TASK DIRECTIONS: If a line in the records below contains the word "operations", copy it out.

======== DATA FOR ANALYSIS ========

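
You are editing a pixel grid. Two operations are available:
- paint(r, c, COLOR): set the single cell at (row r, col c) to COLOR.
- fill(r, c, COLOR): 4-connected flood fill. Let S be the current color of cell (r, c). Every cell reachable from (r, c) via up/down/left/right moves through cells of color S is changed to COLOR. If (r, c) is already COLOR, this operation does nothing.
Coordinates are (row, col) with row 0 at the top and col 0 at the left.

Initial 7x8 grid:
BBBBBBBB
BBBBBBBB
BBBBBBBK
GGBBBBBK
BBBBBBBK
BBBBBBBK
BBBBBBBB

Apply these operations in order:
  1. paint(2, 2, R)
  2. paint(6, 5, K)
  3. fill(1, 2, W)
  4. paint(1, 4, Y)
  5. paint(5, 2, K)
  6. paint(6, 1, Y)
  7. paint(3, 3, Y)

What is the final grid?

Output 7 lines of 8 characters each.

Answer: WWWWWWWW
WWWWYWWW
WWRWWWWK
GGWYWWWK
WWWWWWWK
WWKWWWWK
WYWWWKWW

Derivation:
After op 1 paint(2,2,R):
BBBBBBBB
BBBBBBBB
BBRBBBBK
GGBBBBBK
BBBBBBBK
BBBBBBBK
BBBBBBBB
After op 2 paint(6,5,K):
BBBBBBBB
BBBBBBBB
BBRBBBBK
GGBBBBBK
BBBBBBBK
BBBBBBBK
BBBBBKBB
After op 3 fill(1,2,W) [48 cells changed]:
WWWWWWWW
WWWWWWWW
WWRWWWWK
GGWWWWWK
WWWWWWWK
WWWWWWWK
WWWWWKWW
After op 4 paint(1,4,Y):
WWWWWWWW
WWWWYWWW
WWRWWWWK
GGWWWWWK
WWWWWWWK
WWWWWWWK
WWWWWKWW
After op 5 paint(5,2,K):
WWWWWWWW
WWWWYWWW
WWRWWWWK
GGWWWWWK
WWWWWWWK
WWKWWWWK
WWWWWKWW
After op 6 paint(6,1,Y):
WWWWWWWW
WWWWYWWW
WWRWWWWK
GGWWWWWK
WWWWWWWK
WWKWWWWK
WYWWWKWW
After op 7 paint(3,3,Y):
WWWWWWWW
WWWWYWWW
WWRWWWWK
GGWYWWWK
WWWWWWWK
WWKWWWWK
WYWWWKWW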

========

TASK SOLUTION:
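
You are editing a pixel grid. Two operations are available:
Apply these operations in order: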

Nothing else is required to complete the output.